Top of Data for the task

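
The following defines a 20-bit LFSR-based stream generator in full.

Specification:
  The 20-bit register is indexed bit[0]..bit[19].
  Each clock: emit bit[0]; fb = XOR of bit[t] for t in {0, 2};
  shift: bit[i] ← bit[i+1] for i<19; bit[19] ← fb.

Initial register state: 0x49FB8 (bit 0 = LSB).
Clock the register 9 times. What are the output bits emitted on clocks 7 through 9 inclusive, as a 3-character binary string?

reg_0 = 0x49FB8
clock 1: out=0, reg = 0x24FDC
clock 2: out=0, reg = 0x927EE
clock 3: out=0, reg = 0xC93F7
clock 4: out=1, reg = 0x649FB
clock 5: out=1, reg = 0xB24FD
clock 6: out=1, reg = 0x5927E
clock 7: out=0, reg = 0xAC93F
clock 8: out=1, reg = 0x5649F
clock 9: out=1, reg = 0x2B24F

011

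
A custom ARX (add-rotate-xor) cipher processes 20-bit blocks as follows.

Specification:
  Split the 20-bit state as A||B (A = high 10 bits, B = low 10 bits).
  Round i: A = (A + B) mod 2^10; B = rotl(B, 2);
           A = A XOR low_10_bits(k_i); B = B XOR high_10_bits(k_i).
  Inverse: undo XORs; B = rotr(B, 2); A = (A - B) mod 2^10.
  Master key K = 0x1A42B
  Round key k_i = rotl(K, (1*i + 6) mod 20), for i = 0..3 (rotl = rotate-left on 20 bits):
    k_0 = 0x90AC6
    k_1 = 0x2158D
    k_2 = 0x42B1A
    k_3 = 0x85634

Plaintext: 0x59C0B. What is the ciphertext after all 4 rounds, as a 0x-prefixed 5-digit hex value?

s_0 = plaintext = 0x59C0B
s_1 = Round(s_0, k_0) = 0xED26E
s_2 = Round(s_1, k_1) = 0xEBD3F
s_3 = Round(s_2, k_2) = 0xFD1F7
s_4 = Round(s_3, k_3) = 0xF7DC8

0xF7DC8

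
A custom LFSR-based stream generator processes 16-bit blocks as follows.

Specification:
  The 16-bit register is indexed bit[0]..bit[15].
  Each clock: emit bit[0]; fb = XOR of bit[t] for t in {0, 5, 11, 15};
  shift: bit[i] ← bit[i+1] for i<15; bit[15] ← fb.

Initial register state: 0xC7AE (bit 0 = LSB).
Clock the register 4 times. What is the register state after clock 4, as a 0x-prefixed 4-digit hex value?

0x6C7A

reg_0 = 0xC7AE
clock 1: out=0, reg = 0x63D7
clock 2: out=1, reg = 0xB1EB
clock 3: out=1, reg = 0xD8F5
clock 4: out=1, reg = 0x6C7A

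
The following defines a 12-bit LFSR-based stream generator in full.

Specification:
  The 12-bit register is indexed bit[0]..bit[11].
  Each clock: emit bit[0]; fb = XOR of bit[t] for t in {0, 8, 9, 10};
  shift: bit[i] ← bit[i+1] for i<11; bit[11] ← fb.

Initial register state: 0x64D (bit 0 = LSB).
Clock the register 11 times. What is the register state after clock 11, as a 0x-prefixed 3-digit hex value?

0xF4A

reg_0 = 0x64D
clock 1: out=1, reg = 0xB26
clock 2: out=0, reg = 0x593
clock 3: out=1, reg = 0xAC9
clock 4: out=1, reg = 0x564
clock 5: out=0, reg = 0x2B2
clock 6: out=0, reg = 0x959
clock 7: out=1, reg = 0x4AC
clock 8: out=0, reg = 0xA56
clock 9: out=0, reg = 0xD2B
clock 10: out=1, reg = 0xE95
clock 11: out=1, reg = 0xF4A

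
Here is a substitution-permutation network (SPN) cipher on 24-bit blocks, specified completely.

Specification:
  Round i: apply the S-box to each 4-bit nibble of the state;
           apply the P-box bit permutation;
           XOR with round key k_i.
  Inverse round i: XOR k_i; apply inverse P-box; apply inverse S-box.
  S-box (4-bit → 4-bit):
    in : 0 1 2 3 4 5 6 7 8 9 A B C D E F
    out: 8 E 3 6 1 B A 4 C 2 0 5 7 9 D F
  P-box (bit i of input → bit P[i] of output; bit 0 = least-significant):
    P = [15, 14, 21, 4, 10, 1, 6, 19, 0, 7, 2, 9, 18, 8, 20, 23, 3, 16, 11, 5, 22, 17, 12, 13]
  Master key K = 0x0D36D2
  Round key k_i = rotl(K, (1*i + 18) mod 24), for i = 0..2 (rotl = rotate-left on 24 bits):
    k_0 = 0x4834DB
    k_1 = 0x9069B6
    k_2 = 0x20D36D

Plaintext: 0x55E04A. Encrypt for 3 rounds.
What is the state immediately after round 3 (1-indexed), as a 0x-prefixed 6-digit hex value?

0x6E5E76

s_0 = plaintext = 0x55E04A
s_1 = Round(s_0, k_0) = 0x9F12F3
s_2 = Round(s_1, k_1) = 0x2B245D
s_3 = Round(s_2, k_2) = 0x6E5E76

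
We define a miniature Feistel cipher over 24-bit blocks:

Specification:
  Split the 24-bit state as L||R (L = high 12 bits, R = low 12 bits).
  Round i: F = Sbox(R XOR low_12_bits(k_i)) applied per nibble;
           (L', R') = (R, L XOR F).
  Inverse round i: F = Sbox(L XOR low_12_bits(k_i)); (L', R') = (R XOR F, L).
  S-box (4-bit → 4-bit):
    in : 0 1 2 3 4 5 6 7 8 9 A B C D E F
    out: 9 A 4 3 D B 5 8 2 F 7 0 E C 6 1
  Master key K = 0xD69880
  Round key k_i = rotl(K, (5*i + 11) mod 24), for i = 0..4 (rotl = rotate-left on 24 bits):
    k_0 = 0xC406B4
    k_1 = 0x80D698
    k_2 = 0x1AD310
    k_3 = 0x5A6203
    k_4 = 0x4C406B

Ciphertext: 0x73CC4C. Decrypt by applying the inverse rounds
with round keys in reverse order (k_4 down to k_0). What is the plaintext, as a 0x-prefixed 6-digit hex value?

s_0 = ciphertext = 0x73CC4C
s_1 = InvRound(s_0, k_4) = 0x4F473C
s_2 = InvRound(s_1, k_3) = 0x2244F4
s_3 = InvRound(s_2, k_2) = 0xEC9224
s_4 = InvRound(s_3, k_1) = 0x09EEC9
s_5 = InvRound(s_4, k_0) = 0xB8E09E

0xB8E09E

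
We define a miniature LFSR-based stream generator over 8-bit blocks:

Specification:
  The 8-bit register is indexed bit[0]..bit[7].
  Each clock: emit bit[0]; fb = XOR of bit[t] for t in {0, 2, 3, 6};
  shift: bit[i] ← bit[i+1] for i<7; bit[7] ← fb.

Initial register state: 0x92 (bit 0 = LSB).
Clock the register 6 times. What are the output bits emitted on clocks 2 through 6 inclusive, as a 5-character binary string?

10010

reg_0 = 0x92
clock 1: out=0, reg = 0x49
clock 2: out=1, reg = 0xA4
clock 3: out=0, reg = 0xD2
clock 4: out=0, reg = 0xE9
clock 5: out=1, reg = 0xF4
clock 6: out=0, reg = 0x7A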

Bottom of Data for the task

◆ Exercise goal:
Take the line that contains "Initial register state: 0x92 (bit 0 = LSB)." and each line after it through the end of the records, and repeat them all exactly. Nothing else.

◆ Result of this exercise:
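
Initial register state: 0x92 (bit 0 = LSB).
Clock the register 6 times. What are the output bits emitted on clocks 2 through 6 inclusive, as a 5-character binary string?

10010

reg_0 = 0x92
clock 1: out=0, reg = 0x49
clock 2: out=1, reg = 0xA4
clock 3: out=0, reg = 0xD2
clock 4: out=0, reg = 0xE9
clock 5: out=1, reg = 0xF4
clock 6: out=0, reg = 0x7A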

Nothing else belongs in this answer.